--- DATA SHOWN ---
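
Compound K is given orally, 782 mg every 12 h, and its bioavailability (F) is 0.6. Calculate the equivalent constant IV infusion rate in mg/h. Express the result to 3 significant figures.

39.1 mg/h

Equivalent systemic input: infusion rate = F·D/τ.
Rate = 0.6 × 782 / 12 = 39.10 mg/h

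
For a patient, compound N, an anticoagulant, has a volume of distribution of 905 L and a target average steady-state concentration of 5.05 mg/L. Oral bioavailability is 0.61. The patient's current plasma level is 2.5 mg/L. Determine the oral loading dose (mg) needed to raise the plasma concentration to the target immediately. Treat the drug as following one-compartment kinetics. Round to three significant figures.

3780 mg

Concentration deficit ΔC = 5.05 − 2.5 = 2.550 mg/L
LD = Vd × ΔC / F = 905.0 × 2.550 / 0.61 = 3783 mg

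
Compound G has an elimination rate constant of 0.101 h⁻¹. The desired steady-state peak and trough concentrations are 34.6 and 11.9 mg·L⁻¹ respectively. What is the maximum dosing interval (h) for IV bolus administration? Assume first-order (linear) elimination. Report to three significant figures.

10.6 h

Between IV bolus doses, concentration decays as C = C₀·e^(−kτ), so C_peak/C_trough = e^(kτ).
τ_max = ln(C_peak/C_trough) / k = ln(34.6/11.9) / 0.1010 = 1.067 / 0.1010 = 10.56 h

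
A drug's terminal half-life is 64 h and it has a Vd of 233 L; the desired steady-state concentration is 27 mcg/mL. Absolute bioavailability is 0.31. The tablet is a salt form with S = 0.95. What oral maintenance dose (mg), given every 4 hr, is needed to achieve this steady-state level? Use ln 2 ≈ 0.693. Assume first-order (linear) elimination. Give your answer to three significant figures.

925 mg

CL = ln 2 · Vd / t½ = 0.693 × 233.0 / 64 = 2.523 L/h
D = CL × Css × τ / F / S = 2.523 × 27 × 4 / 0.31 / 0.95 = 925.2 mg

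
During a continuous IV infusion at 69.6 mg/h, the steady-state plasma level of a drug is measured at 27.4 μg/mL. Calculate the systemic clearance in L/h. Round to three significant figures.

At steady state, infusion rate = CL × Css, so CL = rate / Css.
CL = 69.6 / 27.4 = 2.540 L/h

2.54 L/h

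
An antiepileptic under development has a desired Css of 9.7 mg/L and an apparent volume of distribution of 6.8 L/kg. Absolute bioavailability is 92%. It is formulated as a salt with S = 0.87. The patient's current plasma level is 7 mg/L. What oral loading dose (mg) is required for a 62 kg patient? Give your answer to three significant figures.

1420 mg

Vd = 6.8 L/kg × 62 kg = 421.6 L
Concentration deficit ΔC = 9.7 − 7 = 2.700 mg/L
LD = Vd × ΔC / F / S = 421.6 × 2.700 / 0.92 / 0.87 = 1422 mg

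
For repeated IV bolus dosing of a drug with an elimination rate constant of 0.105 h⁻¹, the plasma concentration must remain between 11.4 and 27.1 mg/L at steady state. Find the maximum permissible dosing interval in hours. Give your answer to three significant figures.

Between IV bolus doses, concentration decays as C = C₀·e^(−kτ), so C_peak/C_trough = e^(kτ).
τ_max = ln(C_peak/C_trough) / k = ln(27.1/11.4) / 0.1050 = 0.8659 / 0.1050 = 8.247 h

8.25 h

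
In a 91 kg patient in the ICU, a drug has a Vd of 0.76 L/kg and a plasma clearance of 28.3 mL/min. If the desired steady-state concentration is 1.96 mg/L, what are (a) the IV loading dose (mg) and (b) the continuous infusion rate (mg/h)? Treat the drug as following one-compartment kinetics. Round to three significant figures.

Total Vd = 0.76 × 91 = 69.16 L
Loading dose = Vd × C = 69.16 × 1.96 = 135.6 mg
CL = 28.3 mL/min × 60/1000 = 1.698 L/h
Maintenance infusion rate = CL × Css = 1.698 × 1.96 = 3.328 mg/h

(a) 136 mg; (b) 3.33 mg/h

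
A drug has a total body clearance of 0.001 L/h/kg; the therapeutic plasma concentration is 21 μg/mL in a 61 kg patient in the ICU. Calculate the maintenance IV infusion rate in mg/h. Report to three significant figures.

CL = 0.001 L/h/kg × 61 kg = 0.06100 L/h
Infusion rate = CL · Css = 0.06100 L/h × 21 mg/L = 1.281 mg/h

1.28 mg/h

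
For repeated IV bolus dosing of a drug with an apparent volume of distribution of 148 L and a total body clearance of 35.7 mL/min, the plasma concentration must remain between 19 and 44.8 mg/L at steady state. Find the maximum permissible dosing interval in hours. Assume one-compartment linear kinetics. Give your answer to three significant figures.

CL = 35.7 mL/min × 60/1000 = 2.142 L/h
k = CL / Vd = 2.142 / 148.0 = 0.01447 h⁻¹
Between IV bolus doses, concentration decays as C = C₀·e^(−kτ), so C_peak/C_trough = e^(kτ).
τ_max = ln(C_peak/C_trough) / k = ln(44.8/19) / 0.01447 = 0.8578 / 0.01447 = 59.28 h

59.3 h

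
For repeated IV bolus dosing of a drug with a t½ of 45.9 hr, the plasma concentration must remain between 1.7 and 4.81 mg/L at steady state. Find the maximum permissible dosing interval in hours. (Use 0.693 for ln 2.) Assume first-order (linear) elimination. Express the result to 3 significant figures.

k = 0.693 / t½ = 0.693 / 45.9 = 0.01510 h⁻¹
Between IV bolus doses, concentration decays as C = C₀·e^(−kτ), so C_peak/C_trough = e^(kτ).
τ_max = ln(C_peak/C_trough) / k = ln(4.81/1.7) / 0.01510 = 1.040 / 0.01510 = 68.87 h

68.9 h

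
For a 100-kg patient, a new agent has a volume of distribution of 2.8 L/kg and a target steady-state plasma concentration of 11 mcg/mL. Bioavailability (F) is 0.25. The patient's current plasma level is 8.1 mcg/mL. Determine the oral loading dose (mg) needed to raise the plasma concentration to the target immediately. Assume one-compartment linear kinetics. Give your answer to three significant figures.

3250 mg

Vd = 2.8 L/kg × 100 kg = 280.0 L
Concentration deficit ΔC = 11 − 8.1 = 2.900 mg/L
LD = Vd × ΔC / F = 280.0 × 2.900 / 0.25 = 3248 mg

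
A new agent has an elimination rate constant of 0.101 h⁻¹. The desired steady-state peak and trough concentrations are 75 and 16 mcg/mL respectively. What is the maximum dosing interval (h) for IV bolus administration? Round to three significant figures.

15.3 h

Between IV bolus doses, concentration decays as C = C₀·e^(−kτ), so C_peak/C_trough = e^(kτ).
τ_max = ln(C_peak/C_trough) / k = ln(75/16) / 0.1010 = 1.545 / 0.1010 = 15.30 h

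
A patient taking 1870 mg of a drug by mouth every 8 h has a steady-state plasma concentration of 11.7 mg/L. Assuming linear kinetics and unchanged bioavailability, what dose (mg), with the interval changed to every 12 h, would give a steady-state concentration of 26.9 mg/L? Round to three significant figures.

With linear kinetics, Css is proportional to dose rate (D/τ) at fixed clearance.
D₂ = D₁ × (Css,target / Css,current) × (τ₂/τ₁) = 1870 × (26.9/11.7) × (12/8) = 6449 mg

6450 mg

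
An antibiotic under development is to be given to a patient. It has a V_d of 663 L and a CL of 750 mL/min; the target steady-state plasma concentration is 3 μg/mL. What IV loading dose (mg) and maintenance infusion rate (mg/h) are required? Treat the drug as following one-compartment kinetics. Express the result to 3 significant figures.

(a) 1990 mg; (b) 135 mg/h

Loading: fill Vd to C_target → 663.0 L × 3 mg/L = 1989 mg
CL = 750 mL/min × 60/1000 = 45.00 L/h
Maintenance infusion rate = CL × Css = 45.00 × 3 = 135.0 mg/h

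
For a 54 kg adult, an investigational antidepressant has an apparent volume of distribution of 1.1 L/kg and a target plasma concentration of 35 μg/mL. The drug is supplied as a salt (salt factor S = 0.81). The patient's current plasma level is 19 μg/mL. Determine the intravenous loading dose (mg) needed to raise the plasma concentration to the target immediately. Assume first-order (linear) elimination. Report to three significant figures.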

--- ACTIVITY ---
The answer is the line with "A patient taking" plus every line after it to the last line of the entries above, copied exactly and with no other lines.

--- TASK RESPONSE ---
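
A patient taking 1870 mg of a drug by mouth every 8 h has a steady-state plasma concentration of 11.7 mg/L. Assuming linear kinetics and unchanged bioavailability, what dose (mg), with the interval changed to every 12 h, would give a steady-state concentration of 26.9 mg/L? Round to three significant figures.

With linear kinetics, Css is proportional to dose rate (D/τ) at fixed clearance.
D₂ = D₁ × (Css,target / Css,current) × (τ₂/τ₁) = 1870 × (26.9/11.7) × (12/8) = 6449 mg

6450 mg

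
An antibiotic under development is to be given to a patient. It has a V_d of 663 L and a CL of 750 mL/min; the target steady-state plasma concentration is 3 μg/mL. What IV loading dose (mg) and maintenance infusion rate (mg/h) are required? Treat the drug as following one-compartment kinetics. Express the result to 3 significant figures.

(a) 1990 mg; (b) 135 mg/h

Loading: fill Vd to C_target → 663.0 L × 3 mg/L = 1989 mg
CL = 750 mL/min × 60/1000 = 45.00 L/h
Maintenance infusion rate = CL × Css = 45.00 × 3 = 135.0 mg/h

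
For a 54 kg adult, an investigational antidepressant has an apparent volume of distribution of 1.1 L/kg and a target plasma concentration of 35 μg/mL. The drug is supplied as a salt (salt factor S = 0.81). The patient's current plasma level is 19 μg/mL. Determine the intravenous loading dose (mg) needed to raise the plasma concentration to the target immediately. Assume first-order (linear) elimination. Report to three significant figures.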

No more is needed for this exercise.